#### PROBLEM TO WORK ON:
Transcribe exactly the span of lines that begins the records and ends with the line holding "You are given", both boundary lines included.

(INPUT DATA Opens)

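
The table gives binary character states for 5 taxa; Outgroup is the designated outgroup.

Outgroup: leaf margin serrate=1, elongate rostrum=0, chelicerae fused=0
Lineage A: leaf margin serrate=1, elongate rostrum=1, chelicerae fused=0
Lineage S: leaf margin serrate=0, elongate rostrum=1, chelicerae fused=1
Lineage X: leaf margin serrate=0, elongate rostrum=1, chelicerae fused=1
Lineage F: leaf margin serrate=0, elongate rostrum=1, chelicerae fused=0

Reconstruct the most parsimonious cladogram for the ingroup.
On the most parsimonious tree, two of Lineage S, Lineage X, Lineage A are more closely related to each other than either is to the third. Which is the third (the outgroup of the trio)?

Lineage A

Character polarity is set by the outgroup: the derived state is whichever differs from the outgroup's state, so for leaf margin serrate the derived state is '0', and for the remaining characters it is '1'.
leaf margin serrate: derived state '0' in Lineage F, Lineage S, and Lineage X only — synapomorphy for {Lineage F, Lineage S, Lineage X}.
elongate rostrum (derived state '1') is shared by all ingroup taxa — unites the whole ingroup.
chelicerae fused (derived state '1') is shared by Lineage S and Lineage X — a synapomorphy uniting that clade.
Most parsimonious ingroup topology: (Lineage A,((Lineage S,Lineage X),Lineage F)).
Lineage S and Lineage X share a more recent common ancestor with each other than either does with Lineage A, so Lineage A is the least closely related of the three.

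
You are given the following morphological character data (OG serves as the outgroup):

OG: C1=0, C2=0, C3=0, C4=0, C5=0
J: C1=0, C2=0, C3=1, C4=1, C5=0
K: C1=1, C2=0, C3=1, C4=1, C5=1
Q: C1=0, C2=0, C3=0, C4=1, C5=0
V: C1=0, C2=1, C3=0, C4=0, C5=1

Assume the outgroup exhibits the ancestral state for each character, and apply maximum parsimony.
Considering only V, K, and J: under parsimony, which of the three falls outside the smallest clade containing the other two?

V

The outgroup has state '0' for every character, so '1' is the derived state throughout.
C1 (derived state '1') is unique to K (autapomorphy; uninformative for grouping).
C2: derived state '1' in V only — an autapomorphy, so it tells us nothing about relationships among taxa.
C3: derived state '1' in J and K only — synapomorphy for {J, K}.
Only J, K, and Q show the derived state '1' for C4, supporting them as a clade.
C5 (state '1') occurs in K and V but conflicts with the nesting implied by the other characters — most parsimoniously interpreted as homoplasy.
Most parsimonious ingroup topology: (((J,K),Q),V).
J and K share a more recent common ancestor with each other than either does with V, so V is the least closely related of the three.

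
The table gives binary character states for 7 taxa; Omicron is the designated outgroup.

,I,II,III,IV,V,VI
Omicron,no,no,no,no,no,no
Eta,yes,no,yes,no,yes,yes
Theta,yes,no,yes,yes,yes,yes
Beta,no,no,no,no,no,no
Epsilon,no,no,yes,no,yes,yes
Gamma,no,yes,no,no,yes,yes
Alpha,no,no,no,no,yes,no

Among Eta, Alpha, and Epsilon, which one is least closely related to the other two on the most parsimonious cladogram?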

(INPUT DATA Closes)

#### ANSWER AREA:
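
The table gives binary character states for 5 taxa; Outgroup is the designated outgroup.

Outgroup: leaf margin serrate=1, elongate rostrum=0, chelicerae fused=0
Lineage A: leaf margin serrate=1, elongate rostrum=1, chelicerae fused=0
Lineage S: leaf margin serrate=0, elongate rostrum=1, chelicerae fused=1
Lineage X: leaf margin serrate=0, elongate rostrum=1, chelicerae fused=1
Lineage F: leaf margin serrate=0, elongate rostrum=1, chelicerae fused=0

Reconstruct the most parsimonious cladogram for the ingroup.
On the most parsimonious tree, two of Lineage S, Lineage X, Lineage A are more closely related to each other than either is to the third. Which is the third (the outgroup of the trio)?

Lineage A

Character polarity is set by the outgroup: the derived state is whichever differs from the outgroup's state, so for leaf margin serrate the derived state is '0', and for the remaining characters it is '1'.
leaf margin serrate: derived state '0' in Lineage F, Lineage S, and Lineage X only — synapomorphy for {Lineage F, Lineage S, Lineage X}.
elongate rostrum (derived state '1') is shared by all ingroup taxa — unites the whole ingroup.
chelicerae fused (derived state '1') is shared by Lineage S and Lineage X — a synapomorphy uniting that clade.
Most parsimonious ingroup topology: (Lineage A,((Lineage S,Lineage X),Lineage F)).
Lineage S and Lineage X share a more recent common ancestor with each other than either does with Lineage A, so Lineage A is the least closely related of the three.

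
You are given the following morphological character data (OG serves as the outgroup):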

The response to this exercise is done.